• **Assignment**
Repeat every line of the material that follows, word for word.

• **Records for processing**
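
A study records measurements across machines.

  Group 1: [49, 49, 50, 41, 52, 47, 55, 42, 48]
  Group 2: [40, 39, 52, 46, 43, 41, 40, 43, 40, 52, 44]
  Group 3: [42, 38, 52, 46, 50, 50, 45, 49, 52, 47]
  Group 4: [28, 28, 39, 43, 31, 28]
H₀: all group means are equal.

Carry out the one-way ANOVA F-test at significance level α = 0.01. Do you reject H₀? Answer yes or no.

reject H₀: yes

Group means [48.11, 43.64, 47.10, 32.83], grand mean 43.917
SSB = Σnᵢ(x̄ᵢ−x̄)² = 997.582; SSW = ΣΣ(x−x̄ᵢ)² = 769.168
MSB = 997.582/3 = 332.5274; MSW = 769.168/32 = 24.0365
F = MSB/MSW = 13.8343
df = (3, 32)
p-value (upper-tail) = 0.00001
At α=0.01: p < α → reject H₀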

• **Solution**
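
A study records measurements across machines.

  Group 1: [49, 49, 50, 41, 52, 47, 55, 42, 48]
  Group 2: [40, 39, 52, 46, 43, 41, 40, 43, 40, 52, 44]
  Group 3: [42, 38, 52, 46, 50, 50, 45, 49, 52, 47]
  Group 4: [28, 28, 39, 43, 31, 28]
H₀: all group means are equal.

Carry out the one-way ANOVA F-test at significance level α = 0.01. Do you reject H₀? Answer yes or no.

reject H₀: yes

Group means [48.11, 43.64, 47.10, 32.83], grand mean 43.917
SSB = Σnᵢ(x̄ᵢ−x̄)² = 997.582; SSW = ΣΣ(x−x̄ᵢ)² = 769.168
MSB = 997.582/3 = 332.5274; MSW = 769.168/32 = 24.0365
F = MSB/MSW = 13.8343
df = (3, 32)
p-value (upper-tail) = 0.00001
At α=0.01: p < α → reject H₀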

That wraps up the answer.